WHAT IS NEEDED: Type every record exactly as it appears.

(Stored records)
━━━━

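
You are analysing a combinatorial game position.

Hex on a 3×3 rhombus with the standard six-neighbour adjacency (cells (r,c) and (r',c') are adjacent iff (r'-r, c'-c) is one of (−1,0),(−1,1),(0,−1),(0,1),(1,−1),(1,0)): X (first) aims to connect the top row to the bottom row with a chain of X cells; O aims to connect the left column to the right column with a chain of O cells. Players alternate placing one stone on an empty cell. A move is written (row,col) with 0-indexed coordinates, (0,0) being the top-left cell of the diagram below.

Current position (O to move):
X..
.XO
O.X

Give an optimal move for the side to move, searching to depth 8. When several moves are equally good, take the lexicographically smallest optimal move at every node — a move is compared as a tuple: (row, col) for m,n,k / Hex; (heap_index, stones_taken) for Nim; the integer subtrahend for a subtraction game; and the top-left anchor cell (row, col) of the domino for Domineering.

O's best at [X../.XO/O.X]: (2,1)

p1 O@[X../.XO/O.X]: (0,1)[XO./.XO/O.X]-1 (0,2)[X.O/.XO/O.X]-1 (1,0)[X../OXO/O.X]-1 (2,1)[X../.XO/OOX]+1*
p2 X@[X../.XO/OOX] terminal -1; root [X../.XO/O.X] d8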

━━━━

RESPONSE AREA:
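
You are analysing a combinatorial game position.

Hex on a 3×3 rhombus with the standard six-neighbour adjacency (cells (r,c) and (r',c') are adjacent iff (r'-r, c'-c) is one of (−1,0),(−1,1),(0,−1),(0,1),(1,−1),(1,0)): X (first) aims to connect the top row to the bottom row with a chain of X cells; O aims to connect the left column to the right column with a chain of O cells. Players alternate placing one stone on an empty cell. A move is written (row,col) with 0-indexed coordinates, (0,0) being the top-left cell of the diagram below.

Current position (O to move):
X..
.XO
O.X

Give an optimal move for the side to move, searching to depth 8. When several moves are equally good, take the lexicographically smallest optimal move at every node — a move is compared as a tuple: (row, col) for m,n,k / Hex; (heap_index, stones_taken) for Nim; the integer subtrahend for a subtraction game; and the top-left anchor cell (row, col) of the domino for Domineering.

O's best at [X../.XO/O.X]: (2,1)

p1 O@[X../.XO/O.X]: (0,1)[XO./.XO/O.X]-1 (0,2)[X.O/.XO/O.X]-1 (1,0)[X../OXO/O.X]-1 (2,1)[X../.XO/OOX]+1*
p2 X@[X../.XO/OOX] terminal -1; root [X../.XO/O.X] d8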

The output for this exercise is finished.